> [Saved entries]
Start of Block

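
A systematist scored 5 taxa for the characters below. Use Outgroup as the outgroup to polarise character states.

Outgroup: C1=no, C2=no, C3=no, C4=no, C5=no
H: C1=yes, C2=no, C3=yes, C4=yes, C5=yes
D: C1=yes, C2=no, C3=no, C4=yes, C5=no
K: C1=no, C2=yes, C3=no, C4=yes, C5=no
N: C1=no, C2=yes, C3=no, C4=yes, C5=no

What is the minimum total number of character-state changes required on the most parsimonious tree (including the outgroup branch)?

The outgroup has state 'no' for every character, so 'yes' is the derived state throughout.
C1 (derived state 'yes') is shared by D and H — a synapomorphy uniting that clade.
C2: derived state 'yes' in K and N only — synapomorphy for {K, N}.
C3: derived state 'yes' in H only — an autapomorphy, so it tells us nothing about relationships among taxa.
All ingroup taxa share the derived state 'yes' for C4; it defines the ingroup but does not resolve relationships within it.
C5: derived state 'yes' in H only — an autapomorphy, so it tells us nothing about relationships among taxa.
Most parsimonious ingroup topology: ((H,D),(K,N)).
Changes per character on this tree: C1: 1; C2: 1; C3: 1; C4: 1; C5: 1.
Total = 5.

5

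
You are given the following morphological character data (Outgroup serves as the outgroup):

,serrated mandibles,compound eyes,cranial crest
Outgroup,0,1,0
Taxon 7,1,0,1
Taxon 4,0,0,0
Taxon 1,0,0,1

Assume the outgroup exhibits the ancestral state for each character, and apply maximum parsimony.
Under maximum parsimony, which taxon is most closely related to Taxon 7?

Taxon 1

Character polarity is set by the outgroup: the derived state is whichever differs from the outgroup's state, so for compound eyes the derived state is '0', and for the remaining characters it is '1'.
serrated mandibles (derived state '1') is unique to Taxon 7 (autapomorphy; uninformative for grouping).
compound eyes (derived state '0') is shared by all ingroup taxa — unites the whole ingroup.
cranial crest: derived state '1' in Taxon 1 and Taxon 7 only — synapomorphy for {Taxon 1, Taxon 7}.
Most parsimonious ingroup topology: ((Taxon 7,Taxon 1),Taxon 4).
Taxon 7 and Taxon 1 form a cherry on this tree, so they are sister taxa.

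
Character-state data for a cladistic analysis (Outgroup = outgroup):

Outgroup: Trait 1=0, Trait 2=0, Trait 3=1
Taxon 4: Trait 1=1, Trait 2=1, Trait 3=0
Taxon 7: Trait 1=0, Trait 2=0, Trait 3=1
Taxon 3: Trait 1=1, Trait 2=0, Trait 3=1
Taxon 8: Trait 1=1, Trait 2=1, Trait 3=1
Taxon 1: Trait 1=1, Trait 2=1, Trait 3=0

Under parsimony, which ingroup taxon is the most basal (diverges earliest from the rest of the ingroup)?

Taxon 7

Character polarity is set by the outgroup: the derived state is whichever differs from the outgroup's state, so for Trait 3 the derived state is '0', and for the remaining characters it is '1'.
Trait 1: derived state '1' in Taxon 1, Taxon 3, Taxon 4, and Taxon 8 only — synapomorphy for {Taxon 1, Taxon 3, Taxon 4, Taxon 8}.
Trait 2: derived state '1' in Taxon 1, Taxon 4, and Taxon 8 only — synapomorphy for {Taxon 1, Taxon 4, Taxon 8}.
Only Taxon 1 and Taxon 4 show the derived state '0' for Trait 3, supporting them as a clade.
Most parsimonious ingroup topology: ((((Taxon 4,Taxon 1),Taxon 8),Taxon 3),Taxon 7).
Taxon 7 is sister to the clade containing all other ingroup taxa, so it is the earliest-diverging (most basal) ingroup lineage.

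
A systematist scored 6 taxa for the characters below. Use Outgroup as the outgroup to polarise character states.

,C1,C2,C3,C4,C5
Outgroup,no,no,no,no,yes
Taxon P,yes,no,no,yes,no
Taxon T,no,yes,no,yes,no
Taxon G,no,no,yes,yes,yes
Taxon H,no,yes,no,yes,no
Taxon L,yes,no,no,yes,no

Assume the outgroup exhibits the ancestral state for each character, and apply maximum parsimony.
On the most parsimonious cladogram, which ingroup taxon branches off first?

Character polarity is set by the outgroup: the derived state is whichever differs from the outgroup's state, so for C5 the derived state is 'no', and for the remaining characters it is 'yes'.
Only Taxon L and Taxon P show the derived state 'yes' for C1, supporting them as a clade.
C2: derived state 'yes' in Taxon H and Taxon T only — synapomorphy for {Taxon H, Taxon T}.
C3: derived state 'yes' in Taxon G only — an autapomorphy, so it tells us nothing about relationships among taxa.
All ingroup taxa share the derived state 'yes' for C4; it defines the ingroup but does not resolve relationships within it.
C5 (derived state 'no') is shared by Taxon H, Taxon L, Taxon P, and Taxon T — a synapomorphy uniting that clade.
Most parsimonious ingroup topology: (((Taxon P,Taxon L),(Taxon T,Taxon H)),Taxon G).
Taxon G is sister to the clade containing all other ingroup taxa, so it is the earliest-diverging (most basal) ingroup lineage.

Taxon G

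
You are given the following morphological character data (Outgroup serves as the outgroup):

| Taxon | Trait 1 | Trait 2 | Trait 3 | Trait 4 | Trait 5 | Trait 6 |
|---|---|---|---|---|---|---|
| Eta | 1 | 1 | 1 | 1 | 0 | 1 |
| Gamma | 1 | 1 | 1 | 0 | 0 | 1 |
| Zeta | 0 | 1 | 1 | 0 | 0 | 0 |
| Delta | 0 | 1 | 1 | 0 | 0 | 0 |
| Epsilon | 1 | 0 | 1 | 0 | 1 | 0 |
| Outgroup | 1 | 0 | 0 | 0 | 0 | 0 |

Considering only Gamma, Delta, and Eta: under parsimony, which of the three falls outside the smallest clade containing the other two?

Character polarity is set by the outgroup: the derived state is whichever differs from the outgroup's state, so for Trait 1 the derived state is '0', and for the remaining characters it is '1'.
Only Delta and Zeta show the derived state '0' for Trait 1, supporting them as a clade.
Trait 2 (derived state '1') is shared by Delta, Eta, Gamma, and Zeta — a synapomorphy uniting that clade.
Trait 3 (derived state '1') is shared by all ingroup taxa — unites the whole ingroup.
Trait 4: derived state '1' in Eta only — an autapomorphy, so it tells us nothing about relationships among taxa.
Trait 5 (derived state '1') is unique to Epsilon (autapomorphy; uninformative for grouping).
Trait 6: derived state '1' in Eta and Gamma only — synapomorphy for {Eta, Gamma}.
Most parsimonious ingroup topology: (((Zeta,Delta),(Eta,Gamma)),Epsilon).
Gamma and Eta share a more recent common ancestor with each other than either does with Delta, so Delta is the least closely related of the three.

Delta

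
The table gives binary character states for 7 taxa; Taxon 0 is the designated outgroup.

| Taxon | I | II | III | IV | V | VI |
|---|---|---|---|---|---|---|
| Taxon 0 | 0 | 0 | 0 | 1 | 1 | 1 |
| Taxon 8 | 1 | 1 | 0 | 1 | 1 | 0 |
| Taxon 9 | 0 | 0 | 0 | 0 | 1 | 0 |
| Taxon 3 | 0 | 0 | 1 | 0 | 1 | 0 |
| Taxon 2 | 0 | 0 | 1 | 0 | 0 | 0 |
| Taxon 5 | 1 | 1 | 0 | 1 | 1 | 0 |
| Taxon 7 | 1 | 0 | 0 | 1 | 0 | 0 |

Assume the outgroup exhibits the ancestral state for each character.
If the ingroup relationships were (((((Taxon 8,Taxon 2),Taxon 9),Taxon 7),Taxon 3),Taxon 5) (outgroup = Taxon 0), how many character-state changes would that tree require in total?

13

Map each character onto (((((Taxon 8,Taxon 2),Taxon 9),Taxon 7),Taxon 3),Taxon 5) (rooted by Taxon 0) and count the minimum state changes it requires (Fitch parsimony):
I: 3; II: 2; III: 2; IV: 3; V: 2; VI: 1.
Total tree length = 13.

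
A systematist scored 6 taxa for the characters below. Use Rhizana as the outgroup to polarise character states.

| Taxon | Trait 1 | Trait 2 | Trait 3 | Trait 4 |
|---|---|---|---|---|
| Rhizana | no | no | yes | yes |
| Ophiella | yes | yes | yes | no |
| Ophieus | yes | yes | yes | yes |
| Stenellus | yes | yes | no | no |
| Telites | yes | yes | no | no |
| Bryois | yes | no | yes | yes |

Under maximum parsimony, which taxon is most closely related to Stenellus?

Telites

Character polarity is set by the outgroup: the derived state is whichever differs from the outgroup's state, so for Trait 3, Trait 4 the derived state is 'no', and for the remaining characters it is 'yes'.
Trait 1 (derived state 'yes') is shared by all ingroup taxa — unites the whole ingroup.
Trait 2: derived state 'yes' in Ophiella, Ophieus, Stenellus, and Telites only — synapomorphy for {Ophiella, Ophieus, Stenellus, Telites}.
Trait 3 (derived state 'no') is shared by Stenellus and Telites — a synapomorphy uniting that clade.
Only Ophiella, Stenellus, and Telites show the derived state 'no' for Trait 4, supporting them as a clade.
Most parsimonious ingroup topology: (((Ophiella,(Stenellus,Telites)),Ophieus),Bryois).
Stenellus and Telites form a cherry on this tree, so they are sister taxa.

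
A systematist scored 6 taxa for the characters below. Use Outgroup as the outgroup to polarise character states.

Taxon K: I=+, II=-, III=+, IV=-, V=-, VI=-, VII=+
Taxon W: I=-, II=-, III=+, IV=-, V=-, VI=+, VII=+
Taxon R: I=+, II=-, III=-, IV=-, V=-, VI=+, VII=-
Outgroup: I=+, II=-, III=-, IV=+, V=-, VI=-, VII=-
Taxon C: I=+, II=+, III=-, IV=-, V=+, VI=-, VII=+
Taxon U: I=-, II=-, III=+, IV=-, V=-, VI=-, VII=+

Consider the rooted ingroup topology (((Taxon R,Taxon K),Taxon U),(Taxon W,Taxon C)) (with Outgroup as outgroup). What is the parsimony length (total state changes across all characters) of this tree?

Map each character onto (((Taxon R,Taxon K),Taxon U),(Taxon W,Taxon C)) (rooted by Outgroup) and count the minimum state changes it requires (Fitch parsimony):
I: 2; II: 1; III: 3; IV: 1; V: 1; VI: 2; VII: 2.
Total tree length = 12.

12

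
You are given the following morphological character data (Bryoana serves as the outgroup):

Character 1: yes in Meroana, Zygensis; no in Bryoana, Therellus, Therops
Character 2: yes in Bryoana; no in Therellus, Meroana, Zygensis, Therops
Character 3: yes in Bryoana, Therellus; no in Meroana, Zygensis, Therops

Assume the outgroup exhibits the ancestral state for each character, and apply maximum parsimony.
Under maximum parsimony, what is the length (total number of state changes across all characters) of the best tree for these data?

3

Character polarity is set by the outgroup: the derived state is whichever differs from the outgroup's state, so for Character 2, Character 3 the derived state is 'no', and for the remaining characters it is 'yes'.
Character 1: derived state 'yes' in Meroana and Zygensis only — synapomorphy for {Meroana, Zygensis}.
Character 2 (derived state 'no') is shared by all ingroup taxa — unites the whole ingroup.
Character 3: derived state 'no' in Meroana, Therops, and Zygensis only — synapomorphy for {Meroana, Therops, Zygensis}.
Most parsimonious ingroup topology: (Therellus,((Meroana,Zygensis),Therops)).
Changes per character on this tree: Character 1: 1; Character 2: 1; Character 3: 1.
Total = 3.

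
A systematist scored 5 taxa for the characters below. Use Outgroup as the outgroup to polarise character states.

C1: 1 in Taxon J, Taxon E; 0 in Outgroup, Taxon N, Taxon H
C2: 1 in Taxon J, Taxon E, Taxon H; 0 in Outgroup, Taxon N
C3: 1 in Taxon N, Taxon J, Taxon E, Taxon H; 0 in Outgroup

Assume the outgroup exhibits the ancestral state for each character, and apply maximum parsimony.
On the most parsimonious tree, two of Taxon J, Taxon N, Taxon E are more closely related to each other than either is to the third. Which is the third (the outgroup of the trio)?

The outgroup has state '0' for every character, so '1' is the derived state throughout.
C1 (derived state '1') is shared by Taxon E and Taxon J — a synapomorphy uniting that clade.
C2 (derived state '1') is shared by Taxon E, Taxon H, and Taxon J — a synapomorphy uniting that clade.
C3 (derived state '1') is shared by all ingroup taxa — unites the whole ingroup.
Most parsimonious ingroup topology: (Taxon N,((Taxon J,Taxon E),Taxon H)).
Taxon E and Taxon J share a more recent common ancestor with each other than either does with Taxon N, so Taxon N is the least closely related of the three.

Taxon N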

End of Block

> [Work instruction] Although the records may continue, retype only the lines from the first one through the one containing "N: C1=no, C2=yes, C3=no, C4=yes, C5=no", exactly as they appear.

> [Exercise answer]
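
A systematist scored 5 taxa for the characters below. Use Outgroup as the outgroup to polarise character states.

Outgroup: C1=no, C2=no, C3=no, C4=no, C5=no
H: C1=yes, C2=no, C3=yes, C4=yes, C5=yes
D: C1=yes, C2=no, C3=no, C4=yes, C5=no
K: C1=no, C2=yes, C3=no, C4=yes, C5=no
N: C1=no, C2=yes, C3=no, C4=yes, C5=no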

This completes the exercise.